Data to process Start Marker

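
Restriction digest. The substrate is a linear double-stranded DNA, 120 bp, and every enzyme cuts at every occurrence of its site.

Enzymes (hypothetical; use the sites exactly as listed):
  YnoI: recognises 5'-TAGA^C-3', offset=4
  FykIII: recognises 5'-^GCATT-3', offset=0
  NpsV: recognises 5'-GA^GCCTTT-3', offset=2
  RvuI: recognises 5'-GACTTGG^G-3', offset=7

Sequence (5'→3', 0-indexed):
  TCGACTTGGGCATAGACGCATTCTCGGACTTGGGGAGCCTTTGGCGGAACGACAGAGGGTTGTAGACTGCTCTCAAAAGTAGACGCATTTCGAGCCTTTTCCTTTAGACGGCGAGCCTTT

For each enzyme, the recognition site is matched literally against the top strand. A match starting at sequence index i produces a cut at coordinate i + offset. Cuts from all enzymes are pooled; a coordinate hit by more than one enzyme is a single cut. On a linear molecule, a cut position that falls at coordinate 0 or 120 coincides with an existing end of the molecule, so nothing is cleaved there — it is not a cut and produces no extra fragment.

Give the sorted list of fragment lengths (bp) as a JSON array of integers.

[1,1,3,6,6,7,9,9,15,16,17,30]

Scan for sites:
  YnoI TAGAC/4: at [12, 62, 79, 104] ⇒ [16, 66, 83, 108]
  FykIII GCATT/0: at [17, 84] ⇒ [17, 84]
  NpsV GAGCCTTT/2: at [34, 91, 112] ⇒ [36, 93, 114]
  RvuI GACTTGGG/7: at [2, 26] ⇒ [9, 33]

All cut coordinates (distinct, sorted): [9, 16, 17, 33, 36, 66, 83, 84, 93, 108, 114]

Fragment lengths:
  [0,9): 9 bp
  [9,16): 7 bp
  [16,17): 1 bp
  [17,33): 16 bp
  [33,36): 3 bp
  [36,66): 30 bp
  [66,83): 17 bp
  [83,84): 1 bp
  [84,93): 9 bp
  [93,108): 15 bp
  [108,114): 6 bp
  [114,120): 6 bp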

Data to process End Marker

Problem: Could you output every record above exactly as written?

Answer to the problem:
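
Restriction digest. The substrate is a linear double-stranded DNA, 120 bp, and every enzyme cuts at every occurrence of its site.

Enzymes (hypothetical; use the sites exactly as listed):
  YnoI: recognises 5'-TAGA^C-3', offset=4
  FykIII: recognises 5'-^GCATT-3', offset=0
  NpsV: recognises 5'-GA^GCCTTT-3', offset=2
  RvuI: recognises 5'-GACTTGG^G-3', offset=7

Sequence (5'→3', 0-indexed):
  TCGACTTGGGCATAGACGCATTCTCGGACTTGGGGAGCCTTTGGCGGAACGACAGAGGGTTGTAGACTGCTCTCAAAAGTAGACGCATTTCGAGCCTTTTCCTTTAGACGGCGAGCCTTT

For each enzyme, the recognition site is matched literally against the top strand. A match starting at sequence index i produces a cut at coordinate i + offset. Cuts from all enzymes are pooled; a coordinate hit by more than one enzyme is a single cut. On a linear molecule, a cut position that falls at coordinate 0 or 120 coincides with an existing end of the molecule, so nothing is cleaved there — it is not a cut and produces no extra fragment.

Give the sorted list of fragment lengths (bp) as a JSON array of integers.

[1,1,3,6,6,7,9,9,15,16,17,30]

Scan for sites:
  YnoI TAGAC/4: at [12, 62, 79, 104] ⇒ [16, 66, 83, 108]
  FykIII GCATT/0: at [17, 84] ⇒ [17, 84]
  NpsV GAGCCTTT/2: at [34, 91, 112] ⇒ [36, 93, 114]
  RvuI GACTTGGG/7: at [2, 26] ⇒ [9, 33]

All cut coordinates (distinct, sorted): [9, 16, 17, 33, 36, 66, 83, 84, 93, 108, 114]

Fragment lengths:
  [0,9): 9 bp
  [9,16): 7 bp
  [16,17): 1 bp
  [17,33): 16 bp
  [33,36): 3 bp
  [36,66): 30 bp
  [66,83): 17 bp
  [83,84): 1 bp
  [84,93): 9 bp
  [93,108): 15 bp
  [108,114): 6 bp
  [114,120): 6 bp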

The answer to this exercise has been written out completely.